= About this task =
Give every entry again, exactly as it stands.
==== Input data
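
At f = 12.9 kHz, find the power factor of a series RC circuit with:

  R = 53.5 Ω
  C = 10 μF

Step 1 — Angular frequency: ω = 2π·f = 2π·1.29e+04 = 8.105e+04 rad/s.
Step 2 — Component impedances:
  R: Z = R = 53.5 Ω
  C: Z = 1/(jωC) = -j/(ω·C) = 0 - j1.234 Ω
Step 3 — Series combination: Z_total = R + C = 53.5 - j1.234 Ω = 53.51∠-1.3° Ω.
Step 4 — Power factor: PF = cos(φ) = Re(Z)/|Z| = 53.5/53.514 = 0.9997.
Step 5 — Type: Im(Z) = -1.234 ⇒ leading (phase φ = -1.3°).

PF = 0.9997 (leading, φ = -1.3°)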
========
= Problem solution =
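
At f = 12.9 kHz, find the power factor of a series RC circuit with:

  R = 53.5 Ω
  C = 10 μF

Step 1 — Angular frequency: ω = 2π·f = 2π·1.29e+04 = 8.105e+04 rad/s.
Step 2 — Component impedances:
  R: Z = R = 53.5 Ω
  C: Z = 1/(jωC) = -j/(ω·C) = 0 - j1.234 Ω
Step 3 — Series combination: Z_total = R + C = 53.5 - j1.234 Ω = 53.51∠-1.3° Ω.
Step 4 — Power factor: PF = cos(φ) = Re(Z)/|Z| = 53.5/53.514 = 0.9997.
Step 5 — Type: Im(Z) = -1.234 ⇒ leading (phase φ = -1.3°).

PF = 0.9997 (leading, φ = -1.3°)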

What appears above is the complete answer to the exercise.